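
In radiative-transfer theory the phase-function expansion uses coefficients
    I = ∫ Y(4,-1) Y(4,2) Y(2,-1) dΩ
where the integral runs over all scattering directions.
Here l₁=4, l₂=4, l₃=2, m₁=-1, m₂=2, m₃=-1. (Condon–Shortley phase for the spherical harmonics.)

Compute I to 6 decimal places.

0.127700

Checks pass: Σm=0; 10 even; l₃=2∈[0,8].
(2·4+1)(2·4+1)(2·2+1) = 405
Δ: 6! 2! 2! / 11! → 1/13860
sum: t=2:+1/192 t=3:−1/36 t=4:+1/192 = -5/288
3j²(4 4 2; 0 0 0) = Δ·Π!·Σ² = 20/693  (sign -1)
sum: t=4:+1/96 t=5:−1/240 = 1/160
3j²(4 4 2; -1 2 -1) = Δ·Π!·Σ² = 27/1540  (sign -1)
combine: 4πI² = 405·20/693·27/1540 = 1215/5929
take √, sign +1: I = 0.12770047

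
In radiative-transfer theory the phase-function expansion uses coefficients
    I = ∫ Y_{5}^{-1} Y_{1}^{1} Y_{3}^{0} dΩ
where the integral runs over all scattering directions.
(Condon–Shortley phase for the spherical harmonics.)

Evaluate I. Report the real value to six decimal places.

|5−1|≤3≤5+1 violated ⇒ I = 0

0.000000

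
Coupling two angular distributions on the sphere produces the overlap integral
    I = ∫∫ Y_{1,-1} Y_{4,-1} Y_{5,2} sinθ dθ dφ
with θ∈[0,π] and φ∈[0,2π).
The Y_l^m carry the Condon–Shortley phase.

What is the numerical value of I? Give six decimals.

Checks pass: Σm=0; 10 even; l₃=5∈[3,5].
(2·1+1)(2·4+1)(2·5+1) = 297
Δ: 0! 2! 8! / 11! → 1/495
sum: t=0:+1/576 = 1/576
3j²(1 4 5; 0 0 0) = Δ·Π!·Σ² = 5/99  (sign -1)
sum: t=0:+1/1440 = 1/1440
3j²(1 4 5; -1 -1 2) = Δ·Π!·Σ² = 7/165  (sign -1)
combine: 4πI² = 297·5/99·7/165 = 7/11
take √, sign +1: I = 0.22503380

0.225034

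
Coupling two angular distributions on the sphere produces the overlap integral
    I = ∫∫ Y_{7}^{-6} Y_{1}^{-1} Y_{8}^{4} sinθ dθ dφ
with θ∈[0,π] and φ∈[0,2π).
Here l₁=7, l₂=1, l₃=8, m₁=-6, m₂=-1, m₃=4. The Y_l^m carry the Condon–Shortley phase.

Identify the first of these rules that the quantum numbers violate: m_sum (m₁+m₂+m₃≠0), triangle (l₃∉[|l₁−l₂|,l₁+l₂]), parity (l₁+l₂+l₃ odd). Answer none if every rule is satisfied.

m_sum

azimuthal sum: -6 − 1 + 4 = -3  ✗
6 ≤ 8 ≤ 8 (triangle on l)
L = 7 + 1 + 8 = 16 (even)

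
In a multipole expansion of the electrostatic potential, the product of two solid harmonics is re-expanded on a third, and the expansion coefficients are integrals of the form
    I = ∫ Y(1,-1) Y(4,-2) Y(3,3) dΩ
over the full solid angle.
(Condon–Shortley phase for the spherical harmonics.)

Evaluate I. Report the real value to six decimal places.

0.061558

m-sum 0 ✓  L=8 even ✓  3≤3≤5 ✓
Π(2lᵢ+1) = 3×9×7 = 189
triangle coeff Δ(1,4,3) = 1/252
Σ_t [1,1]: t=1:−1/36 = -1/36
(3j)²=4/63 [(1 4 3; 0 0 0)], sign=+1
Σ_t [2,2]: t=2:+1/1440 = 1/1440
(3j)²=1/252 [(1 4 3; -1 -2 3)], sign=+1
⇒ 4πI² = 1/21
I = (+1)√(1/21/(4π)) = 0.06155813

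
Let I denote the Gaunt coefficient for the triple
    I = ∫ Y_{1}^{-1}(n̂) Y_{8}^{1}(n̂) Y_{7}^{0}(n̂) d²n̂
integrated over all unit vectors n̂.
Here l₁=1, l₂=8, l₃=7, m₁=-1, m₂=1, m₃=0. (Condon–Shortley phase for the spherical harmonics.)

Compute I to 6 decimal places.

Rules hold: Σm=0, L=16 even, 7≤7≤9.
N = 3·17·15 = 765
Δ = 2!·0!·14!/17! = 1/2040
Racah Σ t=1..1: t=1:−1/25401600 = -1/25401600
⇒ 3j(1 8 7; 0 0 0)² = 8/255, sgn +1
Racah Σ t=2..2: t=2:+1/50803200 = 1/50803200
⇒ 3j(1 8 7; -1 1 0)² = 3/170, sgn -1
4πI² = N·(3j₀)²·(3jₘ)² = 36/85
I = -1·√(0.423529/4π) = -0.18358486

-0.183585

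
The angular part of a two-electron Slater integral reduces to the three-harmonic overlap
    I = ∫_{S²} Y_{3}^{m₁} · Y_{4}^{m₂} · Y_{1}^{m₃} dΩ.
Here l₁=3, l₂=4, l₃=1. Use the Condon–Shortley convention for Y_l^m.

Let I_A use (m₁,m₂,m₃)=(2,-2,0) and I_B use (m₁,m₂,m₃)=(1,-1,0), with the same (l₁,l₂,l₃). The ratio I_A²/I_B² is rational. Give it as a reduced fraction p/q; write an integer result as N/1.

4/5

Shared (l₁,l₂,l₃)=(3,4,1): N and (l;000)² cancel in I_A²/I_B².
A: Δ = 6!·0!·2!/9! = 1/252; Racah Σ t=1..1: t=1:−1/120 = -1/120; ⇒ 3j(3 4 1; 2 -2 0)² = 1/21, sgn +1
B: Δ = 6!·0!·2!/9! = 1/252; Racah Σ t=2..2: t=2:+1/48 = 1/48; ⇒ 3j(3 4 1; 1 -1 0)² = 5/84, sgn -1
I_A²/I_B² = (1/21)/(5/84) = 4/5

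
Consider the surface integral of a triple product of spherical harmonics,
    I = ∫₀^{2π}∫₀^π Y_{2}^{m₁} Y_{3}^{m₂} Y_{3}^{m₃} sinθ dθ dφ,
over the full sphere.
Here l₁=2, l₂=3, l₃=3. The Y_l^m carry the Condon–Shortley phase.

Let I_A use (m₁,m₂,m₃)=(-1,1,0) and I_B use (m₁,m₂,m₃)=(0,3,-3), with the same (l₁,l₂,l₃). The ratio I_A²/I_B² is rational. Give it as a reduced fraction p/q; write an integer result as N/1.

Same 2,3,3: normalisation and zero-m 3j drop out of the ratio.
A: Δ: 2! 2! 4! / 9! → 1/3780; sum: t=1:−1/12 t=2:+1/8 = 1/24; 3j²(2 3 3; -1 1 0) = Δ·Π!·Σ² = 1/210  (sign -1)
B: Δ: 2! 2! 4! / 9! → 1/3780; sum: t=2:+1/96 = 1/96; 3j²(2 3 3; 0 3 -3) = Δ·Π!·Σ² = 5/84  (sign +1)
I_A²/I_B² = (1/210)/(5/84) = 2/25

2/25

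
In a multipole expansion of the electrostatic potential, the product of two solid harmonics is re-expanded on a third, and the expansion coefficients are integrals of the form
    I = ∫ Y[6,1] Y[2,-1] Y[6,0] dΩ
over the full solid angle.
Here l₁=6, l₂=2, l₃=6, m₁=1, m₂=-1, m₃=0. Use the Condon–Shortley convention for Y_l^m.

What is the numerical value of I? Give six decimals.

-0.030344

Rules hold: Σm=0, L=14 even, 4≤6≤8.
N = 13·5·13 = 845
Δ = 2!·10!·2!/15! = 1/90090
Racah Σ t=0..2: t=0:+1/69120 t=1:−1/14400 t=2:+1/69120 = -7/172800
⇒ 3j(6 2 6; 0 0 0)² = 14/715, sgn -1
Racah Σ t=0..1: t=0:+1/28800 t=1:−1/34560 = 1/172800
⇒ 3j(6 2 6; 1 -1 0)² = 1/1430, sgn +1
4πI² = N·(3j₀)²·(3jₘ)² = 7/605
I = -1·√(0.0115702/4π) = -0.03034355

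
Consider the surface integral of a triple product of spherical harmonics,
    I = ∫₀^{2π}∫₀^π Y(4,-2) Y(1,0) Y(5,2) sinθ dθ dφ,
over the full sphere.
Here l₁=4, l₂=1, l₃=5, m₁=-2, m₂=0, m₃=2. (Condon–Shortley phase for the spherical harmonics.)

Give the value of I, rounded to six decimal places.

m-sum 0 ✓  L=10 even ✓  3≤5≤5 ✓
Π(2lᵢ+1) = 9×3×11 = 297
triangle coeff Δ(4,1,5) = 1/495
Σ_t [0,0]: t=0:+1/576 = 1/576
(3j)²=5/99 [(4 1 5; 0 0 0)], sign=-1
Σ_t [0,0]: t=0:+1/1440 = 1/1440
(3j)²=7/165 [(4 1 5; -2 0 2)], sign=-1
⇒ 4πI² = 7/11
I = (+1)√(7/11/(4π)) = 0.22503380

0.225034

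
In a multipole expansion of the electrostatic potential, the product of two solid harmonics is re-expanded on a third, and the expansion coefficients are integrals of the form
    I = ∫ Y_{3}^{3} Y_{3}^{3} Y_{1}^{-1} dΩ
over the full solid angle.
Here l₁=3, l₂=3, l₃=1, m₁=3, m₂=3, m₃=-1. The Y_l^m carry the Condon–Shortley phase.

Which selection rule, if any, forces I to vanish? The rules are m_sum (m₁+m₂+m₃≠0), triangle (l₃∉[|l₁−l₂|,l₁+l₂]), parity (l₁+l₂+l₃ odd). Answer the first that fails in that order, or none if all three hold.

m_sum

azimuthal sum: 3 + 3 − 1 = 5  ✗
0 ≤ 1 ≤ 6 (triangle on l)
L = 3 + 3 + 1 = 7 (odd)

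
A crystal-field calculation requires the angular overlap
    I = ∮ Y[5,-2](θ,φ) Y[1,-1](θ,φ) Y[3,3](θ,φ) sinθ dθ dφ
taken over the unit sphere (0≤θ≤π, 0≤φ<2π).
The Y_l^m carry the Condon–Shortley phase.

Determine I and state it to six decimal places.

0.000000

|5−1|≤3≤5+1 violated ⇒ I = 0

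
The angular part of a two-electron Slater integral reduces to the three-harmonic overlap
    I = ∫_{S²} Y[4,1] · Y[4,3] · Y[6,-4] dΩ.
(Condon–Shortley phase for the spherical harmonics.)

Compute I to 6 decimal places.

m-sum 0 ✓  L=14 even ✓  0≤6≤8 ✓
Π(2lᵢ+1) = 9×9×13 = 1053
triangle coeff Δ(4,4,6) = 1/1261260
Σ_t [0,2]: t=0:+1/4608 t=1:−1/1296 t=2:+1/4608 = -7/20736
(3j)²=20/1287 [(4 4 6; 0 0 0)], sign=-1
Σ_t [1,2]: t=1:−1/34560 t=2:+1/28800 = 1/172800
(3j)²=1/1430 [(4 4 6; 1 3 -4)], sign=+1
⇒ 4πI² = 18/1573
I = (-1)√(18/1573/(4π)) = -0.03017637

-0.030176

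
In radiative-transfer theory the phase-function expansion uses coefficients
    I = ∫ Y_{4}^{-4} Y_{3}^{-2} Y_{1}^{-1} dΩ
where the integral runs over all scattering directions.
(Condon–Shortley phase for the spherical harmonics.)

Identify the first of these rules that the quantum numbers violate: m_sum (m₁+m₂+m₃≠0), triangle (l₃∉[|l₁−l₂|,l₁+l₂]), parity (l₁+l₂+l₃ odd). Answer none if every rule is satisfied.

m_sum

m₁+m₂+m₃ = -4 − 2 − 1 = -7  ✗
triangle: |4−3|=1 ≤ l₃=1 ≤ 4+3=7
parity: l₁+l₂+l₃ = 8 is even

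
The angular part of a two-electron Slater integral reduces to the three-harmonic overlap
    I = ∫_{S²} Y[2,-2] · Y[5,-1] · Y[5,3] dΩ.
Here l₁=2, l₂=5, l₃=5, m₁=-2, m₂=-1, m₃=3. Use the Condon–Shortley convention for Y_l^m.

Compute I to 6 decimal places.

Checks pass: Σm=0; 12 even; l₃=5∈[3,7].
(2·2+1)(2·5+1)(2·5+1) = 605
Δ: 2! 2! 8! / 13! → 1/38610
sum: t=0:+1/2880 t=1:−1/576 t=2:+1/2880 = -1/960
3j²(2 5 5; 0 0 0) = Δ·Π!·Σ² = 10/429  (sign +1)
sum: t=2:+1/5760 = 1/5760
3j²(2 5 5; -2 -1 3) = Δ·Π!·Σ² = 56/2145  (sign +1)
combine: 4πI² = 605·10/429·56/2145 = 560/1521
take √, sign +1: I = 0.17116875

0.171169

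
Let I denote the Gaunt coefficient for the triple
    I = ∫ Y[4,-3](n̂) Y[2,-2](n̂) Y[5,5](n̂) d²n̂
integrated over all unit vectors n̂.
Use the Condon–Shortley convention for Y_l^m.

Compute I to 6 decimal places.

L=11 odd ⇒ parity kills the (l;000) factor ⇒ I = 0

0.000000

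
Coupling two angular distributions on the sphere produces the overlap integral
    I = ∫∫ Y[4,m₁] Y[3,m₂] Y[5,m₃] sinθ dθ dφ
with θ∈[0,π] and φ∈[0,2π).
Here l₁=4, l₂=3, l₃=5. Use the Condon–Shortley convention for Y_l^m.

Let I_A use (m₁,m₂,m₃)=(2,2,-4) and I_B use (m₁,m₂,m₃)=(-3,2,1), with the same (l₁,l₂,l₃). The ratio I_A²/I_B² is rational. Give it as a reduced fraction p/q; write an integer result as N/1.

96/121

Shared (l₁,l₂,l₃)=(4,3,5): N and (l;000)² cancel in I_A²/I_B².
A: Δ = 2!·6!·4!/13! = 1/180180; Racah Σ t=1..2: t=1:−1/2880 t=2:+1/8640 = -1/4320; ⇒ 3j(4 3 5; 2 2 -4)² = 8/429, sgn +1
B: Δ = 2!·6!·4!/13! = 1/180180; Racah Σ t=1..2: t=1:−1/17280 t=2:+1/1440 = 11/17280; ⇒ 3j(4 3 5; -3 2 1)² = 11/468, sgn +1
I_A²/I_B² = (8/429)/(11/468) = 96/121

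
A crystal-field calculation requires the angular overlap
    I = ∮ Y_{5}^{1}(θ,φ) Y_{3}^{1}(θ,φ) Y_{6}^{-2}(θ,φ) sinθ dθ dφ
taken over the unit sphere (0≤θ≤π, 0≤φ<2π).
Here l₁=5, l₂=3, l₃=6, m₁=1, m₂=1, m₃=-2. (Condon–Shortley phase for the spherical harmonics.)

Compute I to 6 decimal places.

0.134828

Rules hold: Σm=0, L=14 even, 2≤6≤8.
N = 11·7·13 = 1001
Δ = 2!·8!·4!/15! = 1/675675
Racah Σ t=0..2: t=0:+1/8640 t=1:−1/2304 t=2:+1/8640 = -7/34560
⇒ 3j(5 3 6; 0 0 0)² = 7/429, sgn -1
Racah Σ t=0..2: t=0:+1/27648 t=1:−1/4320 t=2:+1/11520 = -1/9216
⇒ 3j(5 3 6; 1 1 -2)² = 2/143, sgn -1
4πI² = N·(3j₀)²·(3jₘ)² = 98/429
I = +1·√(0.228438/4π) = 0.13482780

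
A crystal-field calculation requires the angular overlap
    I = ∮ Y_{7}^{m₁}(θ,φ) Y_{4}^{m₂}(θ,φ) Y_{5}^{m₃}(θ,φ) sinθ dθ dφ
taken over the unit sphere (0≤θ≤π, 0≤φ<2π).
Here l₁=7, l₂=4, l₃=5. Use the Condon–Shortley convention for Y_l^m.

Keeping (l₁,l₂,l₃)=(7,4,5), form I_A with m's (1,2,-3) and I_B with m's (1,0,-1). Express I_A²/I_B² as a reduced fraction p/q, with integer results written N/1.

21125/10164

Same 7,4,5: normalisation and zero-m 3j drop out of the ratio.
A: Δ: 6! 8! 2! / 17! → 1/6126120; sum: t=4:+1/138240 t=5:−1/604800 t=6:+1/58060800 = 13/2322432; 3j²(7 4 5; 1 2 -3) = Δ·Π!·Σ² = 1625/94248  (sign +1)
B: Δ: 6! 8! 2! / 17! → 1/6126120; sum: t=2:+1/55296 t=3:−1/25920 t=4:+1/138240 = -11/829440; 3j²(7 4 5; 1 0 -1) = Δ·Π!·Σ² = 11/1326  (sign -1)
I_A²/I_B² = (1625/94248)/(11/1326) = 21125/10164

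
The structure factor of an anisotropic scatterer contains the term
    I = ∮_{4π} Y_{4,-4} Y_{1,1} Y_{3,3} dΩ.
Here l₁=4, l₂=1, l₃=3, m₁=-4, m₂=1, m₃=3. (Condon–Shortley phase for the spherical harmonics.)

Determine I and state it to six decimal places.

0.325735

Rules hold: Σm=0, L=8 even, 3≤3≤5.
N = 9·3·7 = 189
Δ = 2!·6!·0!/9! = 1/252
Racah Σ t=1..1: t=1:−1/36 = -1/36
⇒ 3j(4 1 3; 0 0 0)² = 4/63, sgn +1
Racah Σ t=2..2: t=2:+1/1440 = 1/1440
⇒ 3j(4 1 3; -4 1 3)² = 1/9, sgn +1
4πI² = N·(3j₀)²·(3jₘ)² = 4/3
I = +1·√(1.33333/4π) = 0.32573501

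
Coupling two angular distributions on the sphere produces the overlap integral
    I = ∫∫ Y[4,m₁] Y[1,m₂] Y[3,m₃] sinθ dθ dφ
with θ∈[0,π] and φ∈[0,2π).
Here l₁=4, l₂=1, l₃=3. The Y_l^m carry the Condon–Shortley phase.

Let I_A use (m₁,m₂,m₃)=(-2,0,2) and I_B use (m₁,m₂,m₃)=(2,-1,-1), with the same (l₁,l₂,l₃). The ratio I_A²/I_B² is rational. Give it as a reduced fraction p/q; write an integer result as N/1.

4/5

l's match ⇒ only the (l;m) 3-j factors differ between A and B.
A: triangle coeff Δ(4,1,3) = 1/252; Σ_t [1,1]: t=1:−1/120 = -1/120; (3j)²=1/21 [(4 1 3; -2 0 2)], sign=+1
B: triangle coeff Δ(4,1,3) = 1/252; Σ_t [0,0]: t=0:+1/96 = 1/96; (3j)²=5/84 [(4 1 3; 2 -1 -1)], sign=+1
I_A²/I_B² = (1/21)/(5/84) = 4/5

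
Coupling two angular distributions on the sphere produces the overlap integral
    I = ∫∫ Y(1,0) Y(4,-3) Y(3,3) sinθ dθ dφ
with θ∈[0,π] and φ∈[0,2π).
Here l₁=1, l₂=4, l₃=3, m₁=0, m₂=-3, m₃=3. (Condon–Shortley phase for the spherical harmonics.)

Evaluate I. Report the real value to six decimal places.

-0.162868

m-sum 0 ✓  L=8 even ✓  3≤3≤5 ✓
Π(2lᵢ+1) = 3×9×7 = 189
triangle coeff Δ(1,4,3) = 1/252
Σ_t [1,1]: t=1:−1/36 = -1/36
(3j)²=4/63 [(1 4 3; 0 0 0)], sign=+1
Σ_t [1,1]: t=1:−1/720 = -1/720
(3j)²=1/36 [(1 4 3; 0 -3 3)], sign=-1
⇒ 4πI² = 1/3
I = (-1)√(1/3/(4π)) = -0.16286750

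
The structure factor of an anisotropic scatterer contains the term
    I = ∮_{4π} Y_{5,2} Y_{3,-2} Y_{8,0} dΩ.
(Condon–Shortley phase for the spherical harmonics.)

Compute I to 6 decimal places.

0.088863

m-sum 0 ✓  L=16 even ✓  2≤8≤8 ✓
Π(2lᵢ+1) = 11×7×17 = 1309
triangle coeff Δ(5,3,8) = 1/136136
Σ_t [0,0]: t=0:+1/518400 = 1/518400
(3j)²=56/2431 [(5 3 8; 0 0 0)], sign=+1
Σ_t [0,0]: t=0:+1/3628800 = 1/3628800
(3j)²=8/2431 [(5 3 8; 2 -2 0)], sign=+1
⇒ 4πI² = 3136/31603
I = (+1)√(3136/31603/(4π)) = 0.08886258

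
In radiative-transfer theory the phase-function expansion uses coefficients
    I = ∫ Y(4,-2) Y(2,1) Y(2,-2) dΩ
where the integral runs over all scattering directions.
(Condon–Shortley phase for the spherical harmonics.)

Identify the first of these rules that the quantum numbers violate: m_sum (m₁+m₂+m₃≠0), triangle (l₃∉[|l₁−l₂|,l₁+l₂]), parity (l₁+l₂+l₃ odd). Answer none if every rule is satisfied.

m_sum

Σmᵢ = -3  ✗
l₃∈[|l₁−l₂|,l₁+l₂]=[2,6], have l₃=2
Σlᵢ = 8 ⇒ even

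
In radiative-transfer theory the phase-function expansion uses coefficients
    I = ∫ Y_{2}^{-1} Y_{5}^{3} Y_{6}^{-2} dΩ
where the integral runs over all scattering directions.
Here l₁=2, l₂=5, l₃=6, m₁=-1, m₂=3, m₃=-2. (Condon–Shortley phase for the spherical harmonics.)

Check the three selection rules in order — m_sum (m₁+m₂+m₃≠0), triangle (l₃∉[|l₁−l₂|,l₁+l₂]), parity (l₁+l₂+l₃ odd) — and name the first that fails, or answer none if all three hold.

parity

m₁+m₂+m₃ = -1 + 3 − 2 = 0  ✓
triangle: |2−5|=3 ≤ l₃=6 ≤ 2+5=7  ✓
parity: l₁+l₂+l₃ = 13 is odd  ✗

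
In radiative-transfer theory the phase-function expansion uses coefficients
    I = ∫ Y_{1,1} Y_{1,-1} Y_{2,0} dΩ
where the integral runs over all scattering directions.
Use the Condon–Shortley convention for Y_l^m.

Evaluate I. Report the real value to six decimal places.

0.126157

m-sum 0 ✓  L=4 even ✓  0≤2≤2 ✓
Π(2lᵢ+1) = 3×3×5 = 45
triangle coeff Δ(1,1,2) = 1/30
Σ_t [0,0]: t=0:+1/1 = 1/1
(3j)²=2/15 [(1 1 2; 0 0 0)], sign=+1
Σ_t [0,0]: t=0:+1/4 = 1/4
(3j)²=1/30 [(1 1 2; 1 -1 0)], sign=+1
⇒ 4πI² = 1/5
I = (+1)√(1/5/(4π)) = 0.12615663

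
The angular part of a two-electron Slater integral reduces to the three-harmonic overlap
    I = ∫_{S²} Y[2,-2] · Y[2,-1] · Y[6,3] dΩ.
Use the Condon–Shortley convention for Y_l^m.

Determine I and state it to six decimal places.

|2−2|≤6≤2+2 violated ⇒ I = 0

0.000000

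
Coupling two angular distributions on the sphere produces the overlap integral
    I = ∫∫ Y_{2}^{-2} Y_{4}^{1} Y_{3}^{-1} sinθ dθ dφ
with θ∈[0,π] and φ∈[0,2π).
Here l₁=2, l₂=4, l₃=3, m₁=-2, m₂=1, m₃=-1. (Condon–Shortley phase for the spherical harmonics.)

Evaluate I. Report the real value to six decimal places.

Σmᵢ = -2 ≠ 0, so the φ-integral vanishes; I = 0

0.000000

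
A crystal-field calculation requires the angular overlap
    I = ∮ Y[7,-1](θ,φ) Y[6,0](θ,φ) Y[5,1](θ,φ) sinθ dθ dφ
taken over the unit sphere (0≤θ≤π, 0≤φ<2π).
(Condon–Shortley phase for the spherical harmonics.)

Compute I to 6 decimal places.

-0.063766

Checks pass: Σm=0; 18 even; l₃=5∈[1,13].
(2·7+1)(2·6+1)(2·5+1) = 2145
Δ: 8! 6! 4! / 19! → 1/174594420
sum: t=2:+1/4147200 t=3:−1/207360 t=4:+1/82944 t=5:−1/207360 t=6:+1/4147200 = 1/345600
3j²(7 6 5; 0 0 0) = Δ·Π!·Σ² = 420/46189  (sign -1)
sum: t=2:+1/24883200 t=3:−1/518400 t=4:+1/110592 t=5:−1/155520 t=6:+1/1658880 = 11/8294400
3j²(7 6 5; -1 0 1) = Δ·Π!·Σ² = 11/4199  (sign +1)
combine: 4πI² = 2145·420/46189·11/4199 = 69300/1356277
take √, sign -1: I = -0.06376575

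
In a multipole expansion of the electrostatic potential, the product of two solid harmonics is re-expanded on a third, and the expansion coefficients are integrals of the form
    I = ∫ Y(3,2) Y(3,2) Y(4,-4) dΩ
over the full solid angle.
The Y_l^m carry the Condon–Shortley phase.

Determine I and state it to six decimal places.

m-sum 0 ✓  L=10 even ✓  0≤4≤6 ✓
Π(2lᵢ+1) = 7×7×9 = 441
triangle coeff Δ(3,3,4) = 1/34650
Σ_t [0,2]: t=0:+1/72 t=1:−1/16 t=2:+1/72 = -5/144
(3j)²=2/77 [(3 3 4; 0 0 0)], sign=-1
Σ_t [1,1]: t=1:−1/576 = -1/576
(3j)²=5/99 [(3 3 4; 2 2 -4)], sign=-1
⇒ 4πI² = 70/121
I = (+1)√(70/121/(4π)) = 0.21456131

0.214561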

============================================================

TASK ITEM → Needed here are the exact lines from the start of the material through the line that contains "Here l₁=4, l₂=4, l₃=2, m₁=-1, m₂=2, m₃=-1.", and no others.

OUTPUT BELOW →
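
In radiative-transfer theory the phase-function expansion uses coefficients
    I = ∫ Y(4,-1) Y(4,2) Y(2,-1) dΩ
where the integral runs over all scattering directions.
Here l₁=4, l₂=4, l₃=2, m₁=-1, m₂=2, m₃=-1. (Condon–Shortley phase for the spherical harmonics.)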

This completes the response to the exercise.